(Stored data entries)
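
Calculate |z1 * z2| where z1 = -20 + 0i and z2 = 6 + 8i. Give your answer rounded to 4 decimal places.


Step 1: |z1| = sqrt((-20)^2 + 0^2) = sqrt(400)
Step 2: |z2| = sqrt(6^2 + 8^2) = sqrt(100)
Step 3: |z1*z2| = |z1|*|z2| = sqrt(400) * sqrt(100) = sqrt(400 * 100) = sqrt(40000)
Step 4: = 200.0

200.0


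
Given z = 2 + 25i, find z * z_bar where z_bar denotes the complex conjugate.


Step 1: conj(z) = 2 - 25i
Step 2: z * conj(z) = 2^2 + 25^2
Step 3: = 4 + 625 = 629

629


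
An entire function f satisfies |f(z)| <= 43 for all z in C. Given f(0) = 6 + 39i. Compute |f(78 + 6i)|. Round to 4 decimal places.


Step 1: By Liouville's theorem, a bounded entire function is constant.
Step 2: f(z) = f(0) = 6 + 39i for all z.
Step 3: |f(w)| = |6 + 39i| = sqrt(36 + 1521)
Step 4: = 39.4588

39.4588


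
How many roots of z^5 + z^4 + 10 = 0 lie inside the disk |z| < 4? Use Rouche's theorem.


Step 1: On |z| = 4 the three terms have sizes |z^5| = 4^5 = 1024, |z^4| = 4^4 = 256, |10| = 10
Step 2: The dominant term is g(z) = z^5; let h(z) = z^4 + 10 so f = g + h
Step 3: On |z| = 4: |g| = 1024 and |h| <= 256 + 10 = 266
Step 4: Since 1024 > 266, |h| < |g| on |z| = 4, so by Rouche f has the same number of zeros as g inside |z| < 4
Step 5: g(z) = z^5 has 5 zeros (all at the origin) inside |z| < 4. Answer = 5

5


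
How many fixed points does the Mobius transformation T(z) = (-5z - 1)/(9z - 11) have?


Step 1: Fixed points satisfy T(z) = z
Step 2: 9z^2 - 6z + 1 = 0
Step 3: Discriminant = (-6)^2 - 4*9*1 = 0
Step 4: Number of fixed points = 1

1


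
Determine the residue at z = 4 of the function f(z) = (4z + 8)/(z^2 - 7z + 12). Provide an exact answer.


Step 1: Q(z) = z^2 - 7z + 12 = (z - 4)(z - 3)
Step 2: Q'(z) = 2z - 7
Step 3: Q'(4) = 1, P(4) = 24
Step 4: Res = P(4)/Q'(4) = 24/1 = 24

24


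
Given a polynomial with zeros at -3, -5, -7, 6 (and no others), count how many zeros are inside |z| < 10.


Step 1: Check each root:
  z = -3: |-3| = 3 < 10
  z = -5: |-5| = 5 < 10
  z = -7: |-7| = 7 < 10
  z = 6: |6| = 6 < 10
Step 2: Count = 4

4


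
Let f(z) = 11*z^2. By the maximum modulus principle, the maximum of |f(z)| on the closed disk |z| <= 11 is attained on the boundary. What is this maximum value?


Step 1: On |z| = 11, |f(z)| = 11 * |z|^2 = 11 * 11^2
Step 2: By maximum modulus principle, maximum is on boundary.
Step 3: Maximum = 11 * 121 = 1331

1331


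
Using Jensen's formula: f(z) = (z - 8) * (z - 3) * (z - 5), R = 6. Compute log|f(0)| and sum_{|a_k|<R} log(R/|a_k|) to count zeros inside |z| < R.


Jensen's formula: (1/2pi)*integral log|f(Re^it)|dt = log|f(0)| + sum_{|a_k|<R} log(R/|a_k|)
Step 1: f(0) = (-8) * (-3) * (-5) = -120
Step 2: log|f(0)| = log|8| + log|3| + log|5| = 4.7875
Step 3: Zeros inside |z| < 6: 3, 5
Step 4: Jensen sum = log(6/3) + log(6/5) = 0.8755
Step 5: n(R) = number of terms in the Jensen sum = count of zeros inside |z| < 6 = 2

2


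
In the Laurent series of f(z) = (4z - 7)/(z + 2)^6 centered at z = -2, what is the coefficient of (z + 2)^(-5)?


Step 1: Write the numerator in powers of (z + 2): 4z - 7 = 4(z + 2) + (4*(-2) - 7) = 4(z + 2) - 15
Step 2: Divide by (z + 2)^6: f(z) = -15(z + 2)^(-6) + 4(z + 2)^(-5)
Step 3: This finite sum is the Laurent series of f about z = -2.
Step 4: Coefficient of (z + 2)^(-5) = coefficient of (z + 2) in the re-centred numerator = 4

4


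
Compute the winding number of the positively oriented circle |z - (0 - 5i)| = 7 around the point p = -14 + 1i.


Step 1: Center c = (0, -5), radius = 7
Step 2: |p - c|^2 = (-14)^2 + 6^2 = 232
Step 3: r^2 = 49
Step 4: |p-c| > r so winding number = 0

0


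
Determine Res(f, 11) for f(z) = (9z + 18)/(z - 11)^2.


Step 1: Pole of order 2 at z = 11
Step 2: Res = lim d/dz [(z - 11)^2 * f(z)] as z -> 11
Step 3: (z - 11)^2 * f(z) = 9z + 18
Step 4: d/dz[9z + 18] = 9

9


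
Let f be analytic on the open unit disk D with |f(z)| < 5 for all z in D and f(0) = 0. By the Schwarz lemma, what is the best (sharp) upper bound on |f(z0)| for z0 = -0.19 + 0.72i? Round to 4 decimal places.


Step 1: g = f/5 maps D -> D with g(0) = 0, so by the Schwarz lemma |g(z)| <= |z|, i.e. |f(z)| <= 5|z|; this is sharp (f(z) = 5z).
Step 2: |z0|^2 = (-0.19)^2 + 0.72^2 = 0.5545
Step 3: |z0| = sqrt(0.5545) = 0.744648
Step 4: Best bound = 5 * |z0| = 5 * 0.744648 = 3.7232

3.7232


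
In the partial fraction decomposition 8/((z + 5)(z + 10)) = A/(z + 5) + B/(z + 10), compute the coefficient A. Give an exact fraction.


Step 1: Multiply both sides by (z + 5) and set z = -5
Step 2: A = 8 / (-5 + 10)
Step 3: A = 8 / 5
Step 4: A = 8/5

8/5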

- Directions
Your reply must contain each entry, reproduced exactly.

- Result of this exercise
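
Calculate |z1 * z2| where z1 = -20 + 0i and z2 = 6 + 8i. Give your answer rounded to 4 decimal places.


Step 1: |z1| = sqrt((-20)^2 + 0^2) = sqrt(400)
Step 2: |z2| = sqrt(6^2 + 8^2) = sqrt(100)
Step 3: |z1*z2| = |z1|*|z2| = sqrt(400) * sqrt(100) = sqrt(400 * 100) = sqrt(40000)
Step 4: = 200.0

200.0


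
Given z = 2 + 25i, find z * z_bar where z_bar denotes the complex conjugate.


Step 1: conj(z) = 2 - 25i
Step 2: z * conj(z) = 2^2 + 25^2
Step 3: = 4 + 625 = 629

629


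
An entire function f satisfies |f(z)| <= 43 for all z in C. Given f(0) = 6 + 39i. Compute |f(78 + 6i)|. Round to 4 decimal places.


Step 1: By Liouville's theorem, a bounded entire function is constant.
Step 2: f(z) = f(0) = 6 + 39i for all z.
Step 3: |f(w)| = |6 + 39i| = sqrt(36 + 1521)
Step 4: = 39.4588

39.4588


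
How many roots of z^5 + z^4 + 10 = 0 lie inside the disk |z| < 4? Use Rouche's theorem.


Step 1: On |z| = 4 the three terms have sizes |z^5| = 4^5 = 1024, |z^4| = 4^4 = 256, |10| = 10
Step 2: The dominant term is g(z) = z^5; let h(z) = z^4 + 10 so f = g + h
Step 3: On |z| = 4: |g| = 1024 and |h| <= 256 + 10 = 266
Step 4: Since 1024 > 266, |h| < |g| on |z| = 4, so by Rouche f has the same number of zeros as g inside |z| < 4
Step 5: g(z) = z^5 has 5 zeros (all at the origin) inside |z| < 4. Answer = 5

5


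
How many fixed points does the Mobius transformation T(z) = (-5z - 1)/(9z - 11) have?


Step 1: Fixed points satisfy T(z) = z
Step 2: 9z^2 - 6z + 1 = 0
Step 3: Discriminant = (-6)^2 - 4*9*1 = 0
Step 4: Number of fixed points = 1

1


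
Determine the residue at z = 4 of the function f(z) = (4z + 8)/(z^2 - 7z + 12). Provide an exact answer.


Step 1: Q(z) = z^2 - 7z + 12 = (z - 4)(z - 3)
Step 2: Q'(z) = 2z - 7
Step 3: Q'(4) = 1, P(4) = 24
Step 4: Res = P(4)/Q'(4) = 24/1 = 24

24


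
Given a polynomial with zeros at -3, -5, -7, 6 (and no others), count how many zeros are inside |z| < 10.


Step 1: Check each root:
  z = -3: |-3| = 3 < 10
  z = -5: |-5| = 5 < 10
  z = -7: |-7| = 7 < 10
  z = 6: |6| = 6 < 10
Step 2: Count = 4

4


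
Let f(z) = 11*z^2. By the maximum modulus principle, the maximum of |f(z)| on the closed disk |z| <= 11 is attained on the boundary. What is this maximum value?


Step 1: On |z| = 11, |f(z)| = 11 * |z|^2 = 11 * 11^2
Step 2: By maximum modulus principle, maximum is on boundary.
Step 3: Maximum = 11 * 121 = 1331

1331


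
Using Jensen's formula: f(z) = (z - 8) * (z - 3) * (z - 5), R = 6. Compute log|f(0)| and sum_{|a_k|<R} log(R/|a_k|) to count zeros inside |z| < R.


Jensen's formula: (1/2pi)*integral log|f(Re^it)|dt = log|f(0)| + sum_{|a_k|<R} log(R/|a_k|)
Step 1: f(0) = (-8) * (-3) * (-5) = -120
Step 2: log|f(0)| = log|8| + log|3| + log|5| = 4.7875
Step 3: Zeros inside |z| < 6: 3, 5
Step 4: Jensen sum = log(6/3) + log(6/5) = 0.8755
Step 5: n(R) = number of terms in the Jensen sum = count of zeros inside |z| < 6 = 2

2


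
In the Laurent series of f(z) = (4z - 7)/(z + 2)^6 centered at z = -2, what is the coefficient of (z + 2)^(-5)?


Step 1: Write the numerator in powers of (z + 2): 4z - 7 = 4(z + 2) + (4*(-2) - 7) = 4(z + 2) - 15
Step 2: Divide by (z + 2)^6: f(z) = -15(z + 2)^(-6) + 4(z + 2)^(-5)
Step 3: This finite sum is the Laurent series of f about z = -2.
Step 4: Coefficient of (z + 2)^(-5) = coefficient of (z + 2) in the re-centred numerator = 4

4


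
Compute the winding number of the positively oriented circle |z - (0 - 5i)| = 7 around the point p = -14 + 1i.


Step 1: Center c = (0, -5), radius = 7
Step 2: |p - c|^2 = (-14)^2 + 6^2 = 232
Step 3: r^2 = 49
Step 4: |p-c| > r so winding number = 0

0


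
Determine Res(f, 11) for f(z) = (9z + 18)/(z - 11)^2.


Step 1: Pole of order 2 at z = 11
Step 2: Res = lim d/dz [(z - 11)^2 * f(z)] as z -> 11
Step 3: (z - 11)^2 * f(z) = 9z + 18
Step 4: d/dz[9z + 18] = 9

9


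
Let f be analytic on the open unit disk D with |f(z)| < 5 for all z in D and f(0) = 0. By the Schwarz lemma, what is the best (sharp) upper bound on |f(z0)| for z0 = -0.19 + 0.72i? Round to 4 decimal places.


Step 1: g = f/5 maps D -> D with g(0) = 0, so by the Schwarz lemma |g(z)| <= |z|, i.e. |f(z)| <= 5|z|; this is sharp (f(z) = 5z).
Step 2: |z0|^2 = (-0.19)^2 + 0.72^2 = 0.5545
Step 3: |z0| = sqrt(0.5545) = 0.744648
Step 4: Best bound = 5 * |z0| = 5 * 0.744648 = 3.7232

3.7232


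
In the partial fraction decomposition 8/((z + 5)(z + 10)) = A/(z + 5) + B/(z + 10), compute the coefficient A. Give an exact fraction.


Step 1: Multiply both sides by (z + 5) and set z = -5
Step 2: A = 8 / (-5 + 10)
Step 3: A = 8 / 5
Step 4: A = 8/5

8/5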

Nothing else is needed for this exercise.